Saved data entries:
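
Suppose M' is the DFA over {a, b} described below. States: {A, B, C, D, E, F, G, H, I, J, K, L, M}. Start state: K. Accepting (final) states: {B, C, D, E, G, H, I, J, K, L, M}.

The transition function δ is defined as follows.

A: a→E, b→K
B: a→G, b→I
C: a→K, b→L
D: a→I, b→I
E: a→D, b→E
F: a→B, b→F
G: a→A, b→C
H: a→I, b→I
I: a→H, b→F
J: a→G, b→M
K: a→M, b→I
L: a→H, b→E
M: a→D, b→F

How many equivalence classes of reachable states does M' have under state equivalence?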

WHAT YOU ARE ASKED TO DO
The full set of entries should be transcribed exactly.

REPLY TO THE EXERCISE
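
Suppose M' is the DFA over {a, b} described below. States: {A, B, C, D, E, F, G, H, I, J, K, L, M}. Start state: K. Accepting (final) states: {B, C, D, E, G, H, I, J, K, L, M}.

The transition function δ is defined as follows.

A: a→E, b→K
B: a→G, b→I
C: a→K, b→L
D: a→I, b→I
E: a→D, b→E
F: a→B, b→F
G: a→A, b→C
H: a→I, b→I
I: a→H, b→F
J: a→G, b→M
K: a→M, b→I
L: a→H, b→E
M: a→D, b→F

How many equivalence classes of reachable states does M' have under state equivalence?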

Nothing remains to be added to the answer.